_EXERCISE DETAILS:_
Whatever the records say, give every one of them again exactly.

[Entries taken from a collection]
--------------------------------
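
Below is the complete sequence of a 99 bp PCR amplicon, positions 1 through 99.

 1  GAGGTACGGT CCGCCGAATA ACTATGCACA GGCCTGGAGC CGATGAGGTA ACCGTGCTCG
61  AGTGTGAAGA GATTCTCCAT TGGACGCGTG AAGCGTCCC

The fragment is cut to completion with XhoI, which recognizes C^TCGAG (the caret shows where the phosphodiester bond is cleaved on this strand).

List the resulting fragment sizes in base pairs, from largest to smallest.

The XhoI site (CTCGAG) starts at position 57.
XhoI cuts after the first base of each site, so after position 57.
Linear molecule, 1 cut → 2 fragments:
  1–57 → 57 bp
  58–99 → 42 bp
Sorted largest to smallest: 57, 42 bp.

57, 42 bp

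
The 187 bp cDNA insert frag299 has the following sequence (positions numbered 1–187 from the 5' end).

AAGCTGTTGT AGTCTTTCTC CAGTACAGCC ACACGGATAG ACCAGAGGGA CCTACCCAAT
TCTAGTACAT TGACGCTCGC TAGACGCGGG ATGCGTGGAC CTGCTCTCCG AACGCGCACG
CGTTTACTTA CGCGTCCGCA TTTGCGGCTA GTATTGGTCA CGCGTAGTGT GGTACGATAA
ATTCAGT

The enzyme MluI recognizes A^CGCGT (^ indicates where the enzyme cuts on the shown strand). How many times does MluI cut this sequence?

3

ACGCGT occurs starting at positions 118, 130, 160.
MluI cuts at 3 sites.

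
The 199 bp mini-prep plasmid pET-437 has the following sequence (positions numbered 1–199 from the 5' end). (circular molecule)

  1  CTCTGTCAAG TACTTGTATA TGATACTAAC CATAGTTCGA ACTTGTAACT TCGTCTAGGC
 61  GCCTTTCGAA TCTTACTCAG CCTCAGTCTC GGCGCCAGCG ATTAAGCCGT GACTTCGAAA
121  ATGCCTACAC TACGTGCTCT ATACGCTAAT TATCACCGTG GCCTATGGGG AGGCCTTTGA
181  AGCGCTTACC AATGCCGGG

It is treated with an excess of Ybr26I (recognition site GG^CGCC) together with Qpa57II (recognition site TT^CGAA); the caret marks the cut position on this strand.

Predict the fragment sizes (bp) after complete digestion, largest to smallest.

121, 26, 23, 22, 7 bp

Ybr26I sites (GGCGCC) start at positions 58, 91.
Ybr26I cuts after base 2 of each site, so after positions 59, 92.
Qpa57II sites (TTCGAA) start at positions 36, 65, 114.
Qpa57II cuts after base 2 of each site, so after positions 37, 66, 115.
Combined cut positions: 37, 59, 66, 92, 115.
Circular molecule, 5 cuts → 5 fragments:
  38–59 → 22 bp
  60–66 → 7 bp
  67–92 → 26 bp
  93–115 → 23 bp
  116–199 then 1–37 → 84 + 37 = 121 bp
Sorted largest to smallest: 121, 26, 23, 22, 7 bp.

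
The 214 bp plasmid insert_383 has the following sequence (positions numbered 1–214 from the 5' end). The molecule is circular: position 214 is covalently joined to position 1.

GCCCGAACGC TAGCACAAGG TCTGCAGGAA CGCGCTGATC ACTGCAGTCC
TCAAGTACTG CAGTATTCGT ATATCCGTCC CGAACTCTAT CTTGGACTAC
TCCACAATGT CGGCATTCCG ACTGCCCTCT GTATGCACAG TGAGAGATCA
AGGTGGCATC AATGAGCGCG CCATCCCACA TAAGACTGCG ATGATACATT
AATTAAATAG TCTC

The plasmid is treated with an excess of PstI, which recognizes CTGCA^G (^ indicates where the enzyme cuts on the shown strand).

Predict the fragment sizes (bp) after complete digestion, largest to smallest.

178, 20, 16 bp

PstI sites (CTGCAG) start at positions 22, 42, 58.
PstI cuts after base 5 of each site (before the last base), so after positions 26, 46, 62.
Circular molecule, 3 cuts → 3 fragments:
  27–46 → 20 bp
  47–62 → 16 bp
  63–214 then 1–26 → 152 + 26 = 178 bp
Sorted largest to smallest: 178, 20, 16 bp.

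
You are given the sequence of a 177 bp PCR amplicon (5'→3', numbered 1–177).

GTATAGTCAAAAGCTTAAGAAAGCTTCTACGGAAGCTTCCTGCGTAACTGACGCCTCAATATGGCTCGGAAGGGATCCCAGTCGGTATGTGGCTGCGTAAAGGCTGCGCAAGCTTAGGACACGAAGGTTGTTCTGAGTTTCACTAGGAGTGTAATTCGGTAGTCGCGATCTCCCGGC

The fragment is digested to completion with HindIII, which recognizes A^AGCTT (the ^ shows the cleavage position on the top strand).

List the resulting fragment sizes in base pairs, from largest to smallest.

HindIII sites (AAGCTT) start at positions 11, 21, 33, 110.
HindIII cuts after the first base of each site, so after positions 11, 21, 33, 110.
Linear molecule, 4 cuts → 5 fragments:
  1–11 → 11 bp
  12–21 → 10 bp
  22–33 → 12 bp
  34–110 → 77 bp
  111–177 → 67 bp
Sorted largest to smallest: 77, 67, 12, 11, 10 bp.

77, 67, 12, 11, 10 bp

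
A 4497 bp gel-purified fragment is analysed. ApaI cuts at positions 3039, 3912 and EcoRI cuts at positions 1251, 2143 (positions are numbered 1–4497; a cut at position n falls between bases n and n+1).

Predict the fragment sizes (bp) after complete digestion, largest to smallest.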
--------------------------------
_OUTPUT:_
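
Below is the complete sequence of a 99 bp PCR amplicon, positions 1 through 99.

 1  GAGGTACGGT CCGCCGAATA ACTATGCACA GGCCTGGAGC CGATGAGGTA ACCGTGCTCG
61  AGTGTGAAGA GATTCTCCAT TGGACGCGTG AAGCGTCCC

The fragment is cut to completion with XhoI, which recognizes C^TCGAG (the caret shows where the phosphodiester bond is cleaved on this strand).

List the resulting fragment sizes in base pairs, from largest to smallest.

The XhoI site (CTCGAG) starts at position 57.
XhoI cuts after the first base of each site, so after position 57.
Linear molecule, 1 cut → 2 fragments:
  1–57 → 57 bp
  58–99 → 42 bp
Sorted largest to smallest: 57, 42 bp.

57, 42 bp

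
The 187 bp cDNA insert frag299 has the following sequence (positions numbered 1–187 from the 5' end).

AAGCTGTTGT AGTCTTTCTC CAGTACAGCC ACACGGATAG ACCAGAGGGA CCTACCCAAT
TCTAGTACAT TGACGCTCGC TAGACGCGGG ATGCGTGGAC CTGCTCTCCG AACGCGCACG
CGTTTACTTA CGCGTCCGCA TTTGCGGCTA GTATTGGTCA CGCGTAGTGT GGTACGATAA
ATTCAGT

The enzyme MluI recognizes A^CGCGT (^ indicates where the enzyme cuts on the shown strand). How many times does MluI cut this sequence?

3

ACGCGT occurs starting at positions 118, 130, 160.
MluI cuts at 3 sites.

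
The 199 bp mini-prep plasmid pET-437 has the following sequence (positions numbered 1–199 from the 5' end). (circular molecule)

  1  CTCTGTCAAG TACTTGTATA TGATACTAAC CATAGTTCGA ACTTGTAACT TCGTCTAGGC
 61  GCCTTTCGAA TCTTACTCAG CCTCAGTCTC GGCGCCAGCG ATTAAGCCGT GACTTCGAAA
121  ATGCCTACAC TACGTGCTCT ATACGCTAAT TATCACCGTG GCCTATGGGG AGGCCTTTGA
181  AGCGCTTACC AATGCCGGG

It is treated with an excess of Ybr26I (recognition site GG^CGCC) together with Qpa57II (recognition site TT^CGAA); the caret marks the cut position on this strand.

Predict the fragment sizes (bp) after complete digestion, largest to smallest.

121, 26, 23, 22, 7 bp

Ybr26I sites (GGCGCC) start at positions 58, 91.
Ybr26I cuts after base 2 of each site, so after positions 59, 92.
Qpa57II sites (TTCGAA) start at positions 36, 65, 114.
Qpa57II cuts after base 2 of each site, so after positions 37, 66, 115.
Combined cut positions: 37, 59, 66, 92, 115.
Circular molecule, 5 cuts → 5 fragments:
  38–59 → 22 bp
  60–66 → 7 bp
  67–92 → 26 bp
  93–115 → 23 bp
  116–199 then 1–37 → 84 + 37 = 121 bp
Sorted largest to smallest: 121, 26, 23, 22, 7 bp.

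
The 214 bp plasmid insert_383 has the following sequence (positions numbered 1–214 from the 5' end). The molecule is circular: position 214 is covalently joined to position 1.

GCCCGAACGC TAGCACAAGG TCTGCAGGAA CGCGCTGATC ACTGCAGTCC
TCAAGTACTG CAGTATTCGT ATATCCGTCC CGAACTCTAT CTTGGACTAC
TCCACAATGT CGGCATTCCG ACTGCCCTCT GTATGCACAG TGAGAGATCA
AGGTGGCATC AATGAGCGCG CCATCCCACA TAAGACTGCG ATGATACATT
AATTAAATAG TCTC

The plasmid is treated with an excess of PstI, which recognizes CTGCA^G (^ indicates where the enzyme cuts on the shown strand).

Predict the fragment sizes (bp) after complete digestion, largest to smallest.

178, 20, 16 bp

PstI sites (CTGCAG) start at positions 22, 42, 58.
PstI cuts after base 5 of each site (before the last base), so after positions 26, 46, 62.
Circular molecule, 3 cuts → 3 fragments:
  27–46 → 20 bp
  47–62 → 16 bp
  63–214 then 1–26 → 152 + 26 = 178 bp
Sorted largest to smallest: 178, 20, 16 bp.

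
You are given the sequence of a 177 bp PCR amplicon (5'→3', numbered 1–177).

GTATAGTCAAAAGCTTAAGAAAGCTTCTACGGAAGCTTCCTGCGTAACTGACGCCTCAATATGGCTCGGAAGGGATCCCAGTCGGTATGTGGCTGCGTAAAGGCTGCGCAAGCTTAGGACACGAAGGTTGTTCTGAGTTTCACTAGGAGTGTAATTCGGTAGTCGCGATCTCCCGGC

The fragment is digested to completion with HindIII, which recognizes A^AGCTT (the ^ shows the cleavage position on the top strand).

List the resulting fragment sizes in base pairs, from largest to smallest.

HindIII sites (AAGCTT) start at positions 11, 21, 33, 110.
HindIII cuts after the first base of each site, so after positions 11, 21, 33, 110.
Linear molecule, 4 cuts → 5 fragments:
  1–11 → 11 bp
  12–21 → 10 bp
  22–33 → 12 bp
  34–110 → 77 bp
  111–177 → 67 bp
Sorted largest to smallest: 77, 67, 12, 11, 10 bp.

77, 67, 12, 11, 10 bp

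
A 4497 bp gel-purified fragment is analysed. ApaI cuts at positions 3039, 3912 and EcoRI cuts at positions 1251, 2143 (positions are numbered 1–4497; a cut at position n falls between bases n and n+1).

Predict the fragment sizes (bp) after complete digestion, largest to smallest.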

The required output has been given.